* _GOAL OF THE EXERCISE_: Repeat verbatim, and only, the lines of the data below, beginning at the line that contains "0.528 mol dm^-3" and stopping after the line that contains "(Molar mass of Mg(OH)2".
=== Begin Enclosure ===
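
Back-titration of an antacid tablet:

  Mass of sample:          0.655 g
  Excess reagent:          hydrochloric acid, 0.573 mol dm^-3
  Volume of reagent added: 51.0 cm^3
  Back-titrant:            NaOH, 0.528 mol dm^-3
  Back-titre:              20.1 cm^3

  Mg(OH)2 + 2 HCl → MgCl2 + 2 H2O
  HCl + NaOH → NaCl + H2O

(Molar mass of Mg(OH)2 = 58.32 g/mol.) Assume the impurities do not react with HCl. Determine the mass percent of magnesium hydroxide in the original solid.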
=== End Enclosure ===
=== Begin Enclosure ===
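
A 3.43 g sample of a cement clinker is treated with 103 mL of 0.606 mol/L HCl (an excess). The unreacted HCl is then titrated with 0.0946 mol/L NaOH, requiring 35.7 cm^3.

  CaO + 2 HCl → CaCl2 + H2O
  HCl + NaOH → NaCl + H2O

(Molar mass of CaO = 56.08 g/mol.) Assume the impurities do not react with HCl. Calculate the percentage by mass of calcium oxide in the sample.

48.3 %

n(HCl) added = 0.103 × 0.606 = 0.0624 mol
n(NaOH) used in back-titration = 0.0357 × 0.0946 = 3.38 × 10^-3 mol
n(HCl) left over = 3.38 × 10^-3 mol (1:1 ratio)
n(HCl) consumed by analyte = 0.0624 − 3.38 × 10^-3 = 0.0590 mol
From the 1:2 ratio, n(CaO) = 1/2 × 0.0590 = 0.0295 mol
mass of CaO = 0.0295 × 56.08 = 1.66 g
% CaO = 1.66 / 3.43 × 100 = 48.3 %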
=== End Enclosure ===
* _OUTPUT BELOW_:
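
  Back-titrant:            NaOH, 0.528 mol dm^-3
  Back-titre:              20.1 cm^3

  Mg(OH)2 + 2 HCl → MgCl2 + 2 H2O
  HCl + NaOH → NaCl + H2O

(Molar mass of Mg(OH)2 = 58.32 g/mol.) Assume the impurities do not react with HCl. Determine the mass percent of magnesium hydroxide in the original solid.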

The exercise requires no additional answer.